─── MATERIAL FOR THIS TASK

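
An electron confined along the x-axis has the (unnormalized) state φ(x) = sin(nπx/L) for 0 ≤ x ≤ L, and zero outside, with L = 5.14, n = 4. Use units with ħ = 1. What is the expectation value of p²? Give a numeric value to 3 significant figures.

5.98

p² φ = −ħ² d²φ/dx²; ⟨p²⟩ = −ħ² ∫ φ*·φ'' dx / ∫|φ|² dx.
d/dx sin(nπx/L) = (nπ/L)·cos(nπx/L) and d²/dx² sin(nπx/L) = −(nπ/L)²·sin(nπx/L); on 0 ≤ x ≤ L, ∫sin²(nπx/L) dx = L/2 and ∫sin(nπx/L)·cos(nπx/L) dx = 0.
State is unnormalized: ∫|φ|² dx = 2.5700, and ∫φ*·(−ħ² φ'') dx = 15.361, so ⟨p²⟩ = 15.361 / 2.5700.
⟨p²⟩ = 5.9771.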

──────
─── MATERIAL FOR THIS TASK

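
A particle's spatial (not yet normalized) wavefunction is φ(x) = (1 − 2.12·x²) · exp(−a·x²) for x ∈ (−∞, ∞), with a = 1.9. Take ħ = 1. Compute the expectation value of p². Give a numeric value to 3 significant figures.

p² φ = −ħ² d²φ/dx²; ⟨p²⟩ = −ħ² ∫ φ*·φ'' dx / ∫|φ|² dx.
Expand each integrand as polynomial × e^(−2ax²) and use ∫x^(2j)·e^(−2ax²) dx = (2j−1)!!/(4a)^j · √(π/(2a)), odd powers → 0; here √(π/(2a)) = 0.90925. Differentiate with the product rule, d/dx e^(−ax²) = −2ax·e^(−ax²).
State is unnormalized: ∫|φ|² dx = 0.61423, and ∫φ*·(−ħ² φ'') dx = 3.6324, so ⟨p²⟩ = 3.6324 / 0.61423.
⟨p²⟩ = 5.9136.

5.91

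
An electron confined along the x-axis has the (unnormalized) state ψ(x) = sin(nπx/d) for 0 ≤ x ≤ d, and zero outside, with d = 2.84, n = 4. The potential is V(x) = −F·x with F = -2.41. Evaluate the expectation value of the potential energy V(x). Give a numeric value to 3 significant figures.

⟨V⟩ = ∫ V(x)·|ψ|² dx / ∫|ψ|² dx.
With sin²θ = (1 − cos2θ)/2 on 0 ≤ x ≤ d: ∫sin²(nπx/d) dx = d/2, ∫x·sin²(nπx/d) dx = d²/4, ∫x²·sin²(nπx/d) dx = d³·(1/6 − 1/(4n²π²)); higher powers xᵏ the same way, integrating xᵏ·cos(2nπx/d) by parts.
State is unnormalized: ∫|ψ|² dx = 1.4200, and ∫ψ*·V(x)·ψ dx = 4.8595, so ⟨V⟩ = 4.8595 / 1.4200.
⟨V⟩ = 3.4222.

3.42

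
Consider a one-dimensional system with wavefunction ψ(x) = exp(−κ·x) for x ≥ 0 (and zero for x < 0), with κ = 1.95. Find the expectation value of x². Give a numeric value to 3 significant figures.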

──────

PROBLEM TO WORK ON ->
Within the listing above, extract exactly the lines from the line with "A particle's spatial" to the line with "Consider a one-dimensional", the two named lines included, and no others.

WRITTEN ANSWER ->
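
A particle's spatial (not yet normalized) wavefunction is φ(x) = (1 − 2.12·x²) · exp(−a·x²) for x ∈ (−∞, ∞), with a = 1.9. Take ħ = 1. Compute the expectation value of p². Give a numeric value to 3 significant figures.

p² φ = −ħ² d²φ/dx²; ⟨p²⟩ = −ħ² ∫ φ*·φ'' dx / ∫|φ|² dx.
Expand each integrand as polynomial × e^(−2ax²) and use ∫x^(2j)·e^(−2ax²) dx = (2j−1)!!/(4a)^j · √(π/(2a)), odd powers → 0; here √(π/(2a)) = 0.90925. Differentiate with the product rule, d/dx e^(−ax²) = −2ax·e^(−ax²).
State is unnormalized: ∫|φ|² dx = 0.61423, and ∫φ*·(−ħ² φ'') dx = 3.6324, so ⟨p²⟩ = 3.6324 / 0.61423.
⟨p²⟩ = 5.9136.

5.91

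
An electron confined along the x-axis has the (unnormalized) state ψ(x) = sin(nπx/d) for 0 ≤ x ≤ d, and zero outside, with d = 2.84, n = 4. The potential is V(x) = −F·x with F = -2.41. Evaluate the expectation value of the potential energy V(x). Give a numeric value to 3 significant figures.

⟨V⟩ = ∫ V(x)·|ψ|² dx / ∫|ψ|² dx.
With sin²θ = (1 − cos2θ)/2 on 0 ≤ x ≤ d: ∫sin²(nπx/d) dx = d/2, ∫x·sin²(nπx/d) dx = d²/4, ∫x²·sin²(nπx/d) dx = d³·(1/6 − 1/(4n²π²)); higher powers xᵏ the same way, integrating xᵏ·cos(2nπx/d) by parts.
State is unnormalized: ∫|ψ|² dx = 1.4200, and ∫ψ*·V(x)·ψ dx = 4.8595, so ⟨V⟩ = 4.8595 / 1.4200.
⟨V⟩ = 3.4222.

3.42

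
Consider a one-dimensional system with wavefunction ψ(x) = exp(−κ·x) for x ≥ 0 (and zero for x < 0), with κ = 1.95. Find the expectation value of x². Give a numeric value to 3 significant figures.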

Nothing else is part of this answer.